▶ [What you have to do]: Copy out, exactly and with nothing else, the stretch of lines that starts at the line containing "that single word." and finishes at the end of the data.

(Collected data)
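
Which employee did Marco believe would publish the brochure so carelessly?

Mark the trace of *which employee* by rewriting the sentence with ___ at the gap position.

Which employee did Marco believe ___ would publish the brochure so carelessly?

In situ: Marco did believe which employee would publish the brochure so carelessly.
'which employee' functions as the subject of the clause embedded under 'believe'. The gap is right after 'believe'.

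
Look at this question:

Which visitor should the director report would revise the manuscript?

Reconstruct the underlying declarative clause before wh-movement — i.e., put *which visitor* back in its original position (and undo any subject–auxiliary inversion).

The director should report which visitor would revise the manuscript.

'which visitor' functions as the subject of the clause embedded under 'report'. Wh-movement fronts it, leaving a gap right after 'report':
Which visitor should the director report ___ would revise the manuscript?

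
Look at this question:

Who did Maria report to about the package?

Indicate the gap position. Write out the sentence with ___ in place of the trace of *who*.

Who did Maria report to ___ about the package?

Pre-movement form: Maria did report to who about the package.
'who' is the object of the preposition 'to'. The gap is right after 'to'.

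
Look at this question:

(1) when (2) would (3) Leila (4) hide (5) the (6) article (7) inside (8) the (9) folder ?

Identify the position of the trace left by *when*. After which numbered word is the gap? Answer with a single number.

In situ: Leila would hide the article inside the folder when.
'when' is the temporal adjunct. It moves to the left edge, and the trace sits right after 'folder':
When would Leila hide the article inside the folder ___?
'folder' is word 9.

9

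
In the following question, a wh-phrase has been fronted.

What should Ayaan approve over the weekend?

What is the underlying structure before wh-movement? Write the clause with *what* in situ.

'what' is the direct object of 'approve'. It moves to the left edge, and the trace sits right after 'approve':
What should Ayaan approve ___ over the weekend?

Ayaan should approve what over the weekend.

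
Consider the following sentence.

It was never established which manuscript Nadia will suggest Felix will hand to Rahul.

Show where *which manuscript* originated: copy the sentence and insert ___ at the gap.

It was never established which manuscript Nadia will suggest Felix will hand ___ to Rahul.

Underlying clause: Nadia will suggest Felix will hand which manuscript to Rahul.
The filler 'which manuscript' is interpreted as the direct object of 'hand'. The gap is right after 'hand'.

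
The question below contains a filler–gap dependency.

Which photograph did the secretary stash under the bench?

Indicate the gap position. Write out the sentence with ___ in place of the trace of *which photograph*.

Underlying clause: The secretary did stash which photograph under the bench.
The filler 'which photograph' is interpreted as the direct object of 'stash'. The gap is right after 'stash'.

Which photograph did the secretary stash ___ under the bench?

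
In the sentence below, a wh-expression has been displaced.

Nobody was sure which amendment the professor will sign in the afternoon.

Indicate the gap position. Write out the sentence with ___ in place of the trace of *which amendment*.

In situ: The professor will sign which amendment in the afternoon.
'which amendment' is the direct object of 'sign'. The gap is right after 'sign'.

Nobody was sure which amendment the professor will sign ___ in the afternoon.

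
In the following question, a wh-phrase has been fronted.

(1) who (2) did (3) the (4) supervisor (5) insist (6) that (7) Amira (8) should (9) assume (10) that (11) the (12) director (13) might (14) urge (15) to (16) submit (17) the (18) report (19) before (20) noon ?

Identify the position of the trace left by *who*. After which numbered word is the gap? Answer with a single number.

14

In situ: The supervisor did insist that Amira should assume that the director might urge who to submit the report before noon.
The filler 'who' is interpreted as the direct object of 'urge'. Fronting leaves a gap immediately after 'urge':
Who did the supervisor insist that Amira should assume that the director might urge ___ to submit the report before noon?
'urge' is word 14.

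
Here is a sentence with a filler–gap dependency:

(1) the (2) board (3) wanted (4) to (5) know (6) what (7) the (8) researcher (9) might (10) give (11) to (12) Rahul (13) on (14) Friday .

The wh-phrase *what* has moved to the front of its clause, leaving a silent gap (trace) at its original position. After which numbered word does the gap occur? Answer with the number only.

10

In situ: The researcher might give what to Rahul on Friday.
'what' is the direct object of 'give'. Wh-movement fronts it, leaving a gap right after 'give':
The board wanted to know what the researcher might give ___ to Rahul on Friday.
'give' is word 10.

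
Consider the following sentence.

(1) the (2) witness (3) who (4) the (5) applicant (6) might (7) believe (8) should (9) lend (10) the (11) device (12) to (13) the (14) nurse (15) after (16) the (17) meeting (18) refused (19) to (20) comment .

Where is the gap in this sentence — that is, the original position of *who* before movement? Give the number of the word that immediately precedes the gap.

The filler 'who' is interpreted as the subject of the clause embedded under 'believe'. Fronting leaves a gap immediately after 'believe':
The witness who the applicant might believe ___ should lend the device to the nurse after the meeting refused to comment.
'believe' is word 7.

7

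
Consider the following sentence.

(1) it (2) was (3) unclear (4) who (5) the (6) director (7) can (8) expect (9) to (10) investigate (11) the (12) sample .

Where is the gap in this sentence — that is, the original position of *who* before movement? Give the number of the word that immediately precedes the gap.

8

Before movement: The director can expect who to investigate the sample.
The filler 'who' is interpreted as the direct object of 'expect'. Wh-movement fronts it, leaving a gap right after 'expect':
It was unclear who the director can expect ___ to investigate the sample.
'expect' is word 8.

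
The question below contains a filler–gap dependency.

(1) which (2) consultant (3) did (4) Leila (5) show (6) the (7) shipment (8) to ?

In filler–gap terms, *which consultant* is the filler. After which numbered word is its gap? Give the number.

8

Before movement: Leila did show the shipment to which consultant.
'which consultant' is the object of the preposition 'to' (recipient of 'show'). Wh-movement fronts it, leaving a gap right after 'to':
Which consultant did Leila show the shipment to ___?
'to' is word 8.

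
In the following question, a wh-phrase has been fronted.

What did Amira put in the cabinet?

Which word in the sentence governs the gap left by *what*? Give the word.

Pre-movement form: Amira did put what in the cabinet.
'what' is the direct object of 'put'. Wh-movement fronts it, leaving a gap right after 'put':
What did Amira put ___ in the cabinet?

put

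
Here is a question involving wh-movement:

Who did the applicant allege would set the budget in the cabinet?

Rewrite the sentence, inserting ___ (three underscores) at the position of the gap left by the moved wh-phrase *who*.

Who did the applicant allege ___ would set the budget in the cabinet?

In situ: The applicant did allege who would set the budget in the cabinet.
'who' functions as the subject of the clause embedded under 'allege'. The gap is right after 'allege'.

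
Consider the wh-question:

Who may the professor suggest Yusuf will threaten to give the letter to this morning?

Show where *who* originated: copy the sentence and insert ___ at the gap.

Pre-movement form: The professor may suggest Yusuf will threaten to give the letter to who this morning.
'who' functions as the object of the preposition 'to' (recipient of 'give'). The gap is right after 'to'.

Who may the professor suggest Yusuf will threaten to give the letter to ___ this morning?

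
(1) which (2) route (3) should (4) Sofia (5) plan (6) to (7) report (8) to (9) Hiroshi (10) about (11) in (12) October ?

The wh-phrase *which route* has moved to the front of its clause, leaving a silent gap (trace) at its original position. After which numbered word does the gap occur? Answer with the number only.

Before movement: Sofia should plan to report to Hiroshi about which route in October.
'which route' functions as the object of the preposition 'about'. It moves to the left edge, and the trace sits right after 'about':
Which route should Sofia plan to report to Hiroshi about ___ in October?
'about' is word 10.

10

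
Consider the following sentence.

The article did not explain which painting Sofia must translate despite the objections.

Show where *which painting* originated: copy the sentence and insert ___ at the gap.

Underlying clause: Sofia must translate which painting despite the objections.
'which painting' functions as the direct object of 'translate'. The gap is right after 'translate'.

The article did not explain which painting Sofia must translate ___ despite the objections.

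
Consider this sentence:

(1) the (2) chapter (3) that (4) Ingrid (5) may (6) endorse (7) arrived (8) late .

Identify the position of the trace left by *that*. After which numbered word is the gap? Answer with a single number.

6

'that' functions as the direct object of 'endorse'. Wh-movement fronts it, leaving a gap right after 'endorse':
The chapter that Ingrid may endorse ___ arrived late.
'endorse' is word 6.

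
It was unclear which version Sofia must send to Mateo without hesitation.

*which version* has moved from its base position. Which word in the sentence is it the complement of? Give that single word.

Underlying clause: Sofia must send which version to Mateo without hesitation.
'which version' is the direct object of 'send'. It moves to the left edge, and the trace sits right after 'send':
It was unclear which version Sofia must send ___ to Mateo without hesitation.

send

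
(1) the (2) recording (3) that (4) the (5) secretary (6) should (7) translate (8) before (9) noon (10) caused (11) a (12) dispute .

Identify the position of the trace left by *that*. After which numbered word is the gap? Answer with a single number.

7

'that' is the direct object of 'translate'. It moves to the left edge, and the trace sits right after 'translate':
The recording that the secretary should translate ___ before noon caused a dispute.
'translate' is word 7.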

▶ [Response]:
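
*which version* has moved from its base position. Which word in the sentence is it the complement of? Give that single word.

Underlying clause: Sofia must send which version to Mateo without hesitation.
'which version' is the direct object of 'send'. It moves to the left edge, and the trace sits right after 'send':
It was unclear which version Sofia must send ___ to Mateo without hesitation.

send

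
(1) the (2) recording (3) that (4) the (5) secretary (6) should (7) translate (8) before (9) noon (10) caused (11) a (12) dispute .

Identify the position of the trace left by *that*. After which numbered word is the gap? Answer with a single number.

7

'that' is the direct object of 'translate'. It moves to the left edge, and the trace sits right after 'translate':
The recording that the secretary should translate ___ before noon caused a dispute.
'translate' is word 7.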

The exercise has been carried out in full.